[ENTRIES PROVIDED Boundary: Start]

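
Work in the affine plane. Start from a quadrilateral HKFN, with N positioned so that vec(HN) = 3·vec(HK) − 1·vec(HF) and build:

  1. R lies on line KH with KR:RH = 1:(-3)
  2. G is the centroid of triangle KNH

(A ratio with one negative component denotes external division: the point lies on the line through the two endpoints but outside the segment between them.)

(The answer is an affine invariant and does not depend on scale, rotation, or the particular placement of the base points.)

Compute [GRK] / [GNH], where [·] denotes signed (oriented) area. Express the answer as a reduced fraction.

Choose coordinates H = (0, 0), K = (1, 0), F = (0, 1), N = (3, -1).
1. R lies on line KH with KR:RH = 1:(-3) ⇒ R = (3/2, 0)
2. G is the centroid of triangle KNH ⇒ G = (4/3, -1/3)
2·[GRK] = 1/6, 2·[GNH] = -1/3
[GRK]:[GNH] = 1/6:-1/3 = -1/2

[GRK]:[GNH] = -1/2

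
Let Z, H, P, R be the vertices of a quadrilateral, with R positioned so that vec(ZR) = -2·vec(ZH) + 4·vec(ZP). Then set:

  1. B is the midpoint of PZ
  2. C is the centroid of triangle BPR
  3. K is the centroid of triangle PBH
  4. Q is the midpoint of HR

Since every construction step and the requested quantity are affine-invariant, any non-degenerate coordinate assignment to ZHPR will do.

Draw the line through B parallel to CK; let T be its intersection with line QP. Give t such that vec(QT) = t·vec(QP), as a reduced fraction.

Assign Z = (0, 0), H = (1, 0), P = (0, 1), R = (-2, 4) — the answer is frame-independent, so this choice is without loss of generality.
1. B is the midpoint of PZ ⇒ B = (0, 1/2)
2. C is the centroid of triangle BPR ⇒ C = (-2/3, 11/6)
3. K is the centroid of triangle PBH ⇒ K = (1/3, 1/2)
4. Q is the midpoint of HR ⇒ Q = (-1/2, 2)
through B parallel to CK: direction (1, -4/3); meets QP at T = (3/4, -1/2)
T = Q + t·(P−Q) with t = 5/2

t = 5/2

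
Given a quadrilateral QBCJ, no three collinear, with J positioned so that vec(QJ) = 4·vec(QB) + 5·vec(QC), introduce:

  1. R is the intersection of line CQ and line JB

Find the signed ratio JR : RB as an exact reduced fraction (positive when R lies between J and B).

Assign Q = (0, 0), B = (1, 0), C = (0, 1), J = (4, 5) — the answer is frame-independent, so this choice is without loss of generality.
1. R is the intersection of line CQ and line JB ⇒ R = (0, -5/3)
R = J + t·(B−J) with t = 4/3, so JR:RB = t:(1−t) = 4/3:-1/3

JR:RB = -4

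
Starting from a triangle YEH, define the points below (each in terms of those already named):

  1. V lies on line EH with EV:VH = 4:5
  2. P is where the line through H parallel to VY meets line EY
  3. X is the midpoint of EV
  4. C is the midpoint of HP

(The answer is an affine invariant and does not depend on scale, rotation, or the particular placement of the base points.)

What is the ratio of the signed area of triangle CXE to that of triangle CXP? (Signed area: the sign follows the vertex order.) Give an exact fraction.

[CXE]:[CXP] = 2/7

Work in coordinates with Y = (0, 0), E = (1, 0), H = (0, 1).
1. V lies on line EH with EV:VH = 4:5 ⇒ V = (5/9, 4/9)
2. P is where the line through H parallel to VY meets line EY ⇒ P = (-5/4, 0)
3. X is the midpoint of EV ⇒ X = (7/9, 2/9)
4. C is the midpoint of HP ⇒ C = (-5/8, 1/2)
2·[CXE] = -1/4, 2·[CXP] = -7/8
[CXE]:[CXP] = -1/4:-7/8 = 2/7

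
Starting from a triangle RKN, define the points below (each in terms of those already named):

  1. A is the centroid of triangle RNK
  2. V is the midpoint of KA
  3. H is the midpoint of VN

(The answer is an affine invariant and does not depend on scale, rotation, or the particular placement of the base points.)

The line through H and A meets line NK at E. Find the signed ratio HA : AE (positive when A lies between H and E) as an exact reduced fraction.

HA:AE = -3/4

Choose coordinates R = (0, 0), K = (1, 0), N = (0, 1).
1. A is the centroid of triangle RNK ⇒ A = (1/3, 1/3)
2. V is the midpoint of KA ⇒ V = (2/3, 1/6)
3. H is the midpoint of VN ⇒ H = (1/3, 7/12)
line HA meets NK at E = (1/3, 2/3)
A = H + t·(E−H) with t = -3, so HA:AE = -3:4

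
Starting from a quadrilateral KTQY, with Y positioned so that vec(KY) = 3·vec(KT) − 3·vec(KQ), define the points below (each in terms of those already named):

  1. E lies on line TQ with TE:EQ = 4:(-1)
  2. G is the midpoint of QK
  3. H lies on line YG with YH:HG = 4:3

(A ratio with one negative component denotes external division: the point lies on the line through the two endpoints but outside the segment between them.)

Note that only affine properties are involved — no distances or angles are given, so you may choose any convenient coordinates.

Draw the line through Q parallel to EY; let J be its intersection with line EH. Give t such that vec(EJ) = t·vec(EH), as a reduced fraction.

t = -7/16

Choose coordinates K = (0, 0), T = (1, 0), Q = (0, 1), Y = (3, -3).
1. E lies on line TQ with TE:EQ = 4:(-1) ⇒ E = (-1/3, 4/3)
2. G is the midpoint of QK ⇒ G = (0, 1/2)
3. H lies on line YG with YH:HG = 4:3 ⇒ H = (9/7, -1)
through Q parallel to EY: direction (10/3, -13/3); meets EH at J = (-25/24, 113/48)
J = E + t·(H−E) with t = -7/16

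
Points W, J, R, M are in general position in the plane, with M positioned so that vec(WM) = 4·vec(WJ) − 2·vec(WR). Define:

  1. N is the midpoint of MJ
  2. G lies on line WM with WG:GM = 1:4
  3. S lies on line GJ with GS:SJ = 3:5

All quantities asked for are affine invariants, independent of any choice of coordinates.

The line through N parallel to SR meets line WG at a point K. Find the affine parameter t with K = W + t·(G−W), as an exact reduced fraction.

Work in coordinates with W = (0, 0), J = (1, 0), R = (0, 1), M = (4, -2).
1. N is the midpoint of MJ ⇒ N = (5/2, -1)
2. G lies on line WM with WG:GM = 1:4 ⇒ G = (4/5, -2/5)
3. S lies on line GJ with GS:SJ = 3:5 ⇒ S = (7/8, -1/4)
through N parallel to SR: direction (-7/8, 5/4); meets WG at K = (36/13, -18/13)
K = W + t·(G−W) with t = 45/13

t = 45/13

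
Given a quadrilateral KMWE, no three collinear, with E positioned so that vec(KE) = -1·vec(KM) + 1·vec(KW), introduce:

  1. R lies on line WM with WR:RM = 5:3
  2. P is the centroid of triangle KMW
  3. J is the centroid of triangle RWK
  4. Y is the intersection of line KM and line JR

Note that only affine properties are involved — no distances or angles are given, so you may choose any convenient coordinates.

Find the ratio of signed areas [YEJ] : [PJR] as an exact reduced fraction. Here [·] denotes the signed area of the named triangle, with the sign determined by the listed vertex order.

[YEJ]:[PJR] = -33/2

Assign K = (0, 0), M = (1, 0), W = (0, 1), E = (-1, 1) — the answer is frame-independent, so this choice is without loss of generality.
1. R lies on line WM with WR:RM = 5:3 ⇒ R = (5/8, 3/8)
2. P is the centroid of triangle KMW ⇒ P = (1/3, 1/3)
3. J is the centroid of triangle RWK ⇒ J = (5/24, 11/24)
4. Y is the intersection of line KM and line JR ⇒ Y = (5/2, 0)
2·[YEJ] = 11/16, 2·[PJR] = -1/24
[YEJ]:[PJR] = 11/16:-1/24 = -33/2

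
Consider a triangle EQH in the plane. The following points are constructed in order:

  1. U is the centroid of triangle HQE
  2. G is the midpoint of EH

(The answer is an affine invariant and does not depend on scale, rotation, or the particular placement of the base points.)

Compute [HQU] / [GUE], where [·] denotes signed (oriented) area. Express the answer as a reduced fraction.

[HQU]:[GUE] = 2

Set E = (0, 0), Q = (1, 0), H = (0, 1); any affine frame gives the same invariant.
1. U is the centroid of triangle HQE ⇒ U = (1/3, 1/3)
2. G is the midpoint of EH ⇒ G = (0, 1/2)
2·[HQU] = -1/3, 2·[GUE] = -1/6
[HQU]:[GUE] = -1/3:-1/6 = 2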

[ENTRIES PROVIDED Boundary: End]

EXERCISE DESCRIPTION> Answer with one number only: how many lines above contain the word "introduce".

REPLY TO THE TASK> 2